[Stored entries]

+ + +

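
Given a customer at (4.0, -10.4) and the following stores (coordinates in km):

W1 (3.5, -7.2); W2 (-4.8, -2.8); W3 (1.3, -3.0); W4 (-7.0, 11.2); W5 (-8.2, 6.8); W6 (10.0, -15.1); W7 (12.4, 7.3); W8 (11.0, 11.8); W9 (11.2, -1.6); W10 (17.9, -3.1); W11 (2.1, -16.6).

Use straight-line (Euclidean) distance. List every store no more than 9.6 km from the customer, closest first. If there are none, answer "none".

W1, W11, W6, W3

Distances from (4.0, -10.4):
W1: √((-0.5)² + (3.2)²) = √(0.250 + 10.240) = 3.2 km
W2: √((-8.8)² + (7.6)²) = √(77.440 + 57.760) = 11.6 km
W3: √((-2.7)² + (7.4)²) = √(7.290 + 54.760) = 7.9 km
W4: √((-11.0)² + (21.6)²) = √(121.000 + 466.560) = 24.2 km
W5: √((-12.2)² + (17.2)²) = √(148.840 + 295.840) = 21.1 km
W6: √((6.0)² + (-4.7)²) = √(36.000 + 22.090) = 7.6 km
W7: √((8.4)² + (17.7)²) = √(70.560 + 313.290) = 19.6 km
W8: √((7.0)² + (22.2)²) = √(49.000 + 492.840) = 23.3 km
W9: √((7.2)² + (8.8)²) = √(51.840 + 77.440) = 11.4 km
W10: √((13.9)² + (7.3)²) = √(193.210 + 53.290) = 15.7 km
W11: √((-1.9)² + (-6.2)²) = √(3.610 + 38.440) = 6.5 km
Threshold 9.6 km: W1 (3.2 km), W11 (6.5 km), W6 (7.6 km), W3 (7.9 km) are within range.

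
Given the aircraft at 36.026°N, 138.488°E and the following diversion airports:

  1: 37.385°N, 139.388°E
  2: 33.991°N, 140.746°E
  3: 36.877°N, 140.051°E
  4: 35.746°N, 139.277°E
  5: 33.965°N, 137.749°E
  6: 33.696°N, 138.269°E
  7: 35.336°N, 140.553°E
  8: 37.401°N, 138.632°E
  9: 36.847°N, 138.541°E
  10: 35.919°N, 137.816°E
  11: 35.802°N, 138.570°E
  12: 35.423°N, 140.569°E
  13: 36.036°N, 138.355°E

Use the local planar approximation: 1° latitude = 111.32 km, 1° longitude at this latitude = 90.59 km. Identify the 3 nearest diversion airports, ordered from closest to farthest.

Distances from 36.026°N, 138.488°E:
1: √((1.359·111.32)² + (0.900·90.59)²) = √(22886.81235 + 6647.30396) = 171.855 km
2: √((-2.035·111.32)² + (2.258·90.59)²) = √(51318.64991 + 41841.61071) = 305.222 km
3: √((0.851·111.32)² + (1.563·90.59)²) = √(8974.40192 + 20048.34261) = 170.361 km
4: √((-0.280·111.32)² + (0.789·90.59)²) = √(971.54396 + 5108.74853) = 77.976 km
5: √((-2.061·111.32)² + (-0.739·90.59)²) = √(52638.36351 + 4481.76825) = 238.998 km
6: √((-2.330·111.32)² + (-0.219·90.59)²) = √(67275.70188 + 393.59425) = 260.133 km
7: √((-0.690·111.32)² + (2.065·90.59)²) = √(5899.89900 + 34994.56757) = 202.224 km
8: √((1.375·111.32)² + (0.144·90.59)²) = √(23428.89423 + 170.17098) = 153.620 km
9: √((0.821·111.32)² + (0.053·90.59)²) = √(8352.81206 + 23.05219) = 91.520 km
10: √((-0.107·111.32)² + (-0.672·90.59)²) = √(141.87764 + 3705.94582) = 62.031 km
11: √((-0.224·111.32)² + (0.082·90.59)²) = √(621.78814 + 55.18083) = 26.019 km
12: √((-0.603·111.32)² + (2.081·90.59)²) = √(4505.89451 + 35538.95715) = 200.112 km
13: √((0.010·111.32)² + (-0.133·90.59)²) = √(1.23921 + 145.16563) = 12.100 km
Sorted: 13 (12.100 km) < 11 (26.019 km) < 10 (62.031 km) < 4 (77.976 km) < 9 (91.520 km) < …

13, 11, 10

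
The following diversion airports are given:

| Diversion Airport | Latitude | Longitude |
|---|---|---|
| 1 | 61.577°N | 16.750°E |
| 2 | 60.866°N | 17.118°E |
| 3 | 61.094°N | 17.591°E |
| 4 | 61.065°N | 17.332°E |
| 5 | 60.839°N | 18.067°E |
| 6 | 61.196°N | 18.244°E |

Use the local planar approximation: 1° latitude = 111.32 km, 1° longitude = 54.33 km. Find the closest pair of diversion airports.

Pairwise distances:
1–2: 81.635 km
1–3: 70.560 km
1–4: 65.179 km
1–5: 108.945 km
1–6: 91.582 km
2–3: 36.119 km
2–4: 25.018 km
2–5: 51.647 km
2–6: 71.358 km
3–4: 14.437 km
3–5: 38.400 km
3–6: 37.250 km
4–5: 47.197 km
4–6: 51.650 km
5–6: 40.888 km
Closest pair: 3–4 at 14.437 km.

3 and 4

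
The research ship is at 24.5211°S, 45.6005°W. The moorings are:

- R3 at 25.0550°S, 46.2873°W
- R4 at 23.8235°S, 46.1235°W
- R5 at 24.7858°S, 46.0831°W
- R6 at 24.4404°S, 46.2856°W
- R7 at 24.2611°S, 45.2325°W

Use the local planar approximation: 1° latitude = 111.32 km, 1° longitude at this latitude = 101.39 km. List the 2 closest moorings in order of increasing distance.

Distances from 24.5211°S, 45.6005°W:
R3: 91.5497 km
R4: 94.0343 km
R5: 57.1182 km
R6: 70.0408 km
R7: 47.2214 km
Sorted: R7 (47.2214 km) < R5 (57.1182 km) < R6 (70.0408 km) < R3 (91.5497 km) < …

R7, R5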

+ + +

Of all the entries above, repeat only the lines from the line that has "Latitude | Longitude |" to the line that has "61.196°N | 18.244°E |", both lines included, exactly.

**Solution to this task**
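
| Diversion Airport | Latitude | Longitude |
|---|---|---|
| 1 | 61.577°N | 16.750°E |
| 2 | 60.866°N | 17.118°E |
| 3 | 61.094°N | 17.591°E |
| 4 | 61.065°N | 17.332°E |
| 5 | 60.839°N | 18.067°E |
| 6 | 61.196°N | 18.244°E |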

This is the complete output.